BEGIN Material for the task
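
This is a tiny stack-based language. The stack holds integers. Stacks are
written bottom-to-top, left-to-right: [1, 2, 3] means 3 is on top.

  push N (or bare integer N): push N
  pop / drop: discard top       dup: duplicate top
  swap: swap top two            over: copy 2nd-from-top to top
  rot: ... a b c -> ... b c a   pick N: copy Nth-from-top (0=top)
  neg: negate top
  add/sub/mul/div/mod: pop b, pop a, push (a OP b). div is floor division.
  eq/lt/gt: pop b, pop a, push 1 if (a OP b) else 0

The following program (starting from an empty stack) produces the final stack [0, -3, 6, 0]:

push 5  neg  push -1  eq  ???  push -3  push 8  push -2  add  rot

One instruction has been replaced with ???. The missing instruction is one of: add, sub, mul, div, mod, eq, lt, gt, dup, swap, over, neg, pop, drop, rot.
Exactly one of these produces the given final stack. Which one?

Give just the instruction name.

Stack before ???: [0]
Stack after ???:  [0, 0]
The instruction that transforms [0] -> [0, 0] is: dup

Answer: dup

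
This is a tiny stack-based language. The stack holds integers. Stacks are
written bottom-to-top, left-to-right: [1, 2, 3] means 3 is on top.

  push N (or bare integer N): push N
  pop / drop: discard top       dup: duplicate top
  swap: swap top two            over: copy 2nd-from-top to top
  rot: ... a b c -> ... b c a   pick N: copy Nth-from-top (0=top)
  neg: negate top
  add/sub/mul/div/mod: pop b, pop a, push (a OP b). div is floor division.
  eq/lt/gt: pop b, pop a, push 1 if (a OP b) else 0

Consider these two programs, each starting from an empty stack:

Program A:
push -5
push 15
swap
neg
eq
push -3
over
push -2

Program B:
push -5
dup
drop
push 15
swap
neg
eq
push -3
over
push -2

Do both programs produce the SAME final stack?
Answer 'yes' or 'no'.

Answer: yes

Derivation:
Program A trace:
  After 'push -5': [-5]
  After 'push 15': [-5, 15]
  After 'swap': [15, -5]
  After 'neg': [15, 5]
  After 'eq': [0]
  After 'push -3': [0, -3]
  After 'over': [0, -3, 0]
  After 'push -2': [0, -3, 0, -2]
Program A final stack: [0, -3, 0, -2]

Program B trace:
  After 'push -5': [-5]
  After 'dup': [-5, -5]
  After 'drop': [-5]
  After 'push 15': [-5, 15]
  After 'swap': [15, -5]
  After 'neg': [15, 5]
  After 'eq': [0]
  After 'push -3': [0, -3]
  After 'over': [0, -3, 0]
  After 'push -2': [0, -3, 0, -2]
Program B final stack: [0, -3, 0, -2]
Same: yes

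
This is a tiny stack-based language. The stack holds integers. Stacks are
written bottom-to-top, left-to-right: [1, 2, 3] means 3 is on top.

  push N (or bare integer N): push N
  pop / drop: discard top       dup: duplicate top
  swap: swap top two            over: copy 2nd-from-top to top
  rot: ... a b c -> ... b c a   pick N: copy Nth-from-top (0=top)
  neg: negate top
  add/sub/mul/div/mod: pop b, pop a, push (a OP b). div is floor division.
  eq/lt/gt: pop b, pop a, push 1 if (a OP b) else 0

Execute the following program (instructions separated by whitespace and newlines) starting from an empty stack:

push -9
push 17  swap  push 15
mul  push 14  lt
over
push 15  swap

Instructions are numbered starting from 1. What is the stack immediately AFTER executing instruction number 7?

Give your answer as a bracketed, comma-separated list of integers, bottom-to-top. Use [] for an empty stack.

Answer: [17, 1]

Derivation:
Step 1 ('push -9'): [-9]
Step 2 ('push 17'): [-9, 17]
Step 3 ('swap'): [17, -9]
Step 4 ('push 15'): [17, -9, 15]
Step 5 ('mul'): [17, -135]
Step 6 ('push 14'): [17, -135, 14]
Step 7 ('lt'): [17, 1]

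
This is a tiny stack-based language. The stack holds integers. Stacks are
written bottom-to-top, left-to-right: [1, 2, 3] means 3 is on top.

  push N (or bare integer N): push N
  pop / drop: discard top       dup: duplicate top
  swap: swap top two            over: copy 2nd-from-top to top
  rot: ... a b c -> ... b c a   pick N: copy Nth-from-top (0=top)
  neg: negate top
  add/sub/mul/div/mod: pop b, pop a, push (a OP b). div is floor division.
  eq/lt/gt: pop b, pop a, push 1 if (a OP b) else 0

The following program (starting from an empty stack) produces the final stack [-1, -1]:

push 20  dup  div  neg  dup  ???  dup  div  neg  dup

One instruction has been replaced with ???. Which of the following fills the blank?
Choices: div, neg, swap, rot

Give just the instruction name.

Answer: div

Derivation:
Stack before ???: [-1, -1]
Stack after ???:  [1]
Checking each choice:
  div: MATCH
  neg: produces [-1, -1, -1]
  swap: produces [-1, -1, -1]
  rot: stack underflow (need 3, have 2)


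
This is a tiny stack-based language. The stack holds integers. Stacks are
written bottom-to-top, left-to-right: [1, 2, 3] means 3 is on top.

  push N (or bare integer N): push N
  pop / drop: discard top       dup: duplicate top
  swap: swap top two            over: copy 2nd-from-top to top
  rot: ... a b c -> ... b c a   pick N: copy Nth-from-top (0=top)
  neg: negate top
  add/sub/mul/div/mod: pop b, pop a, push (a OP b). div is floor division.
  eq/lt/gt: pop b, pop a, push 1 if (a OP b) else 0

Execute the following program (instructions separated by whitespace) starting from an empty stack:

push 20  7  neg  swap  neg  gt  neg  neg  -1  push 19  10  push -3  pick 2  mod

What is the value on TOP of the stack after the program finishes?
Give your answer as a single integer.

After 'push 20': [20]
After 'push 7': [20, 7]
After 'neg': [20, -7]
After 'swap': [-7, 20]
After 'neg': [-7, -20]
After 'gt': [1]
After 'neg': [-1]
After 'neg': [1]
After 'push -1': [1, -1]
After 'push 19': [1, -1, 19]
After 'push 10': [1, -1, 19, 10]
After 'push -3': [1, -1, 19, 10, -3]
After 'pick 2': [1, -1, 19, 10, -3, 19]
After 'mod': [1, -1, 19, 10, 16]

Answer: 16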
END Material for the task
BEGIN Material for the task
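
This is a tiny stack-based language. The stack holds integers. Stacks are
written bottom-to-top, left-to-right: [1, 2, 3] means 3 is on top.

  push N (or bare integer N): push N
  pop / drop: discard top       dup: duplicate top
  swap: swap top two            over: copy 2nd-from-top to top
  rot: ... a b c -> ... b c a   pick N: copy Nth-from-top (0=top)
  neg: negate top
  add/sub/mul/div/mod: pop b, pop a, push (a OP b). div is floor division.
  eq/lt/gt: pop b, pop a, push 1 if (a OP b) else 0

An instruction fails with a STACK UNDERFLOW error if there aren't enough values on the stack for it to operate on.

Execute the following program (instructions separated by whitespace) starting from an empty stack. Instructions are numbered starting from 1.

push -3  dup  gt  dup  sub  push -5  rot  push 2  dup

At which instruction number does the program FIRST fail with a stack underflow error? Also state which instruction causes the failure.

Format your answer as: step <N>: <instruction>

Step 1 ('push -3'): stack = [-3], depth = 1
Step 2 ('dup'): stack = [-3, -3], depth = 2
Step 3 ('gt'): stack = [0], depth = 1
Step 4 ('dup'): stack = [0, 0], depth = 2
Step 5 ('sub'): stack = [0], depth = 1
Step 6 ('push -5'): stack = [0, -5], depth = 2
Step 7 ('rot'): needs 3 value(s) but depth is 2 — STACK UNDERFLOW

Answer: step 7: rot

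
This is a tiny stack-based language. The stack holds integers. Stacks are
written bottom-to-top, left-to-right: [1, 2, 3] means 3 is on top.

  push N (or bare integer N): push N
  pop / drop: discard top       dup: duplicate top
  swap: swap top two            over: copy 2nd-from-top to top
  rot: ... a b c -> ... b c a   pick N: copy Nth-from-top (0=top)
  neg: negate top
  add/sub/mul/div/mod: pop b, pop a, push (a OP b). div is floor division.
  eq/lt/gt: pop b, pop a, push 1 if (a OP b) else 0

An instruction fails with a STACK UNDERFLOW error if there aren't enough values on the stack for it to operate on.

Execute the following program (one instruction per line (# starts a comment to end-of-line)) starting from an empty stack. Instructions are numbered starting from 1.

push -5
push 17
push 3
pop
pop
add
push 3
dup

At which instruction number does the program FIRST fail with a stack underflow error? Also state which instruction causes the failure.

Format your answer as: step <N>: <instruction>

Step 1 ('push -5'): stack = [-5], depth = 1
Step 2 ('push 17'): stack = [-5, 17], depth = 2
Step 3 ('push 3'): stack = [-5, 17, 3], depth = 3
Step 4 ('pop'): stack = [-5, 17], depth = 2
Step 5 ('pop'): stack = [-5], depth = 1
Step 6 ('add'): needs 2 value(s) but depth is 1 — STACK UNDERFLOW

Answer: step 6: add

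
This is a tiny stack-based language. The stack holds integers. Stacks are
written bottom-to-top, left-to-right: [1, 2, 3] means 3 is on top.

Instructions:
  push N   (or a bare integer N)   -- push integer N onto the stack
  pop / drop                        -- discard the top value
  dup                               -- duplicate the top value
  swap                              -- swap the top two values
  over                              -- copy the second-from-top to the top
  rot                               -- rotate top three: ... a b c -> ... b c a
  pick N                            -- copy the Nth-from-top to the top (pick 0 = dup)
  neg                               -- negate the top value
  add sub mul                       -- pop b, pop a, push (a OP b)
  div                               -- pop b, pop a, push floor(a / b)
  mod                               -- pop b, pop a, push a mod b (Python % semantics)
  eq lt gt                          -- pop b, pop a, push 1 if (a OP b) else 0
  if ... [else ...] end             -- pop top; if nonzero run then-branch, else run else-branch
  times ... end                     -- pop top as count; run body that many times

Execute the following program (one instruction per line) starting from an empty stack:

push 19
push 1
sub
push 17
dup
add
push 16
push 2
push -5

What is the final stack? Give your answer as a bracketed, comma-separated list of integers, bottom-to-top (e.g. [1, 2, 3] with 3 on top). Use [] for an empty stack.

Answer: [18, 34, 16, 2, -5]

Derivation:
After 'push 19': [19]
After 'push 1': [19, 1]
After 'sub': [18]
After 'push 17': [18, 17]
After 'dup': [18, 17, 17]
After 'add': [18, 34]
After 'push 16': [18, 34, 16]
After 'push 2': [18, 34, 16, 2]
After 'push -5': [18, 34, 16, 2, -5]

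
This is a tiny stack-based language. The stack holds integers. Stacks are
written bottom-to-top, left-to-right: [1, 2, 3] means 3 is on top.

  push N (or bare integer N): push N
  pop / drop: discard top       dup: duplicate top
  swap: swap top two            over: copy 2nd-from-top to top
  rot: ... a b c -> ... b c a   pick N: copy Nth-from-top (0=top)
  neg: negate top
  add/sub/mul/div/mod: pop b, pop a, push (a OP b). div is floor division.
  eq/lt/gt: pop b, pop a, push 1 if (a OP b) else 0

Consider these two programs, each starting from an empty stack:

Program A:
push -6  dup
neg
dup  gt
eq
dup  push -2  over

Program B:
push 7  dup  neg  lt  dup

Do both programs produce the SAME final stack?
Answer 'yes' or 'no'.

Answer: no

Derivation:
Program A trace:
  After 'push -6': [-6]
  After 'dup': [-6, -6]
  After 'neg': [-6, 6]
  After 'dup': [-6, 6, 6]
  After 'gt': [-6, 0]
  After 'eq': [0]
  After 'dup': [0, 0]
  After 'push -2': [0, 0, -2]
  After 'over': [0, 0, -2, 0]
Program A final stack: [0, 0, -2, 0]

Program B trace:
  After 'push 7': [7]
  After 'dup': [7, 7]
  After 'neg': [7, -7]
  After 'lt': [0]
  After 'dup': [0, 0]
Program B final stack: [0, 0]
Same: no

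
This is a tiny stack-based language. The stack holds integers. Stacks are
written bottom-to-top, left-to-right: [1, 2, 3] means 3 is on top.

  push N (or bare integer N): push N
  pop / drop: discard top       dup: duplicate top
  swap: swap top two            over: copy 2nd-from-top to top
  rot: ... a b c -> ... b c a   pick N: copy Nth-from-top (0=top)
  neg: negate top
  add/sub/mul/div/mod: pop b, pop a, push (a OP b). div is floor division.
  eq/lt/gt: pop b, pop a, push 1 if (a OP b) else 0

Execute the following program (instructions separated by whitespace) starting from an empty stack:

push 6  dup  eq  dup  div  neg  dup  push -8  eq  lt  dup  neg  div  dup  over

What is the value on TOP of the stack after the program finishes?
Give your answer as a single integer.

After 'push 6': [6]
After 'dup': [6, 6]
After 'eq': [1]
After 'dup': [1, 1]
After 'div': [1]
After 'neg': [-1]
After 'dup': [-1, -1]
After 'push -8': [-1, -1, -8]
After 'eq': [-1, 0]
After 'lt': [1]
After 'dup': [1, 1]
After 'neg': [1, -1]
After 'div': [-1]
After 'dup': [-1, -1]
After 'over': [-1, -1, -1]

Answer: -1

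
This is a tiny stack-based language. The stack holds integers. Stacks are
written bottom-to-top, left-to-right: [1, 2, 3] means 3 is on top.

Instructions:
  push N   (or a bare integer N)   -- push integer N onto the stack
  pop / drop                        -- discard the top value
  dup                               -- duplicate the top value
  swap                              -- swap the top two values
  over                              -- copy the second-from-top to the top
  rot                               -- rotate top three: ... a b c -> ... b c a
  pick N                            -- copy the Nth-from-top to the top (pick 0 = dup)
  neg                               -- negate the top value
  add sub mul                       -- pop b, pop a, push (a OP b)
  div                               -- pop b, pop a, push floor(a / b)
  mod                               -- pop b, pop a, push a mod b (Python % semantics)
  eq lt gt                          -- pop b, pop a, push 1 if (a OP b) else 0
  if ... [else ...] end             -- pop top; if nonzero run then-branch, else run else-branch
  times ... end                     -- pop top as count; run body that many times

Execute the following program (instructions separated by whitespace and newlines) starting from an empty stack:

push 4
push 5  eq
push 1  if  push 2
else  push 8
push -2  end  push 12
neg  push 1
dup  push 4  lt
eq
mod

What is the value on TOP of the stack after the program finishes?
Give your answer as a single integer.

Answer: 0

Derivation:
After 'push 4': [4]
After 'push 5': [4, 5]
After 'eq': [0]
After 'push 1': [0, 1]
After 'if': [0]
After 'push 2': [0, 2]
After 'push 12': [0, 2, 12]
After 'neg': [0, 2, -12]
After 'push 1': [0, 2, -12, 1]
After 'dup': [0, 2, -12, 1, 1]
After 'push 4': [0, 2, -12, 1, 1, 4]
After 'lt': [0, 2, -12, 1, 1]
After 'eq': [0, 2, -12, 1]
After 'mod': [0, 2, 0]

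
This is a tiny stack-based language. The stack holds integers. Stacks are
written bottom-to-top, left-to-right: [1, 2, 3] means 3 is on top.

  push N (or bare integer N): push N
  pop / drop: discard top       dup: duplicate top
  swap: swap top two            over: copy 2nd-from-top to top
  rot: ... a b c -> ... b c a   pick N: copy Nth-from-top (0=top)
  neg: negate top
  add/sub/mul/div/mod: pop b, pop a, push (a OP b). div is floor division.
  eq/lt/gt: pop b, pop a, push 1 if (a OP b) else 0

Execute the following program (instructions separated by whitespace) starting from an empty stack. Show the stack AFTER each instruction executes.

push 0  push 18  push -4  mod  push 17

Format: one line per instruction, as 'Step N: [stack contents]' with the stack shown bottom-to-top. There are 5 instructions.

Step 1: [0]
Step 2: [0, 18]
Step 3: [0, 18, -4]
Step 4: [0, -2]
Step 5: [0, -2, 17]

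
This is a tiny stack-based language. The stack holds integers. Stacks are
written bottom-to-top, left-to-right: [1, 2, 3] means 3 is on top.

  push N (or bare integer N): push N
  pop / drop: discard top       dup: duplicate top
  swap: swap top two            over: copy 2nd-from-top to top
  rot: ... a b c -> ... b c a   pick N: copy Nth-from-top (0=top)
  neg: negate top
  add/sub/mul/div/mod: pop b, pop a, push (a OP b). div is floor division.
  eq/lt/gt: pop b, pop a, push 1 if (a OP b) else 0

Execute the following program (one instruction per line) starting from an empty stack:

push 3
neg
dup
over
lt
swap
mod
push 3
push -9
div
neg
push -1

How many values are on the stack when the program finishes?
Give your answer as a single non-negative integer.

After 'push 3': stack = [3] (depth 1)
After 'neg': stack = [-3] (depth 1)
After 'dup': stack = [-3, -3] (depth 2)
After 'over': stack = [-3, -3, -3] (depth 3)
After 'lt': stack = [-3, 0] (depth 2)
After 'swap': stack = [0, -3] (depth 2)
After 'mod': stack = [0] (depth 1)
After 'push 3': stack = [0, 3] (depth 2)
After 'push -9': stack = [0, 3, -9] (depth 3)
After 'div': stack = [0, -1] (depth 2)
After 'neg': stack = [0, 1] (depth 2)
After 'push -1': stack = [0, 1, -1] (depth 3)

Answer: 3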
END Material for the task
Task to carry out ▸ Copy each line of the records containing the string "numbered".

Your response ▸
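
Instructions are numbered starting from 1. What is the stack immediately AFTER executing instruction number 7?
Execute the following program (instructions separated by whitespace) starting from an empty stack. Instructions are numbered starting from 1.
Execute the following program (one instruction per line (# starts a comment to end-of-line)) starting from an empty stack. Instructions are numbered starting from 1.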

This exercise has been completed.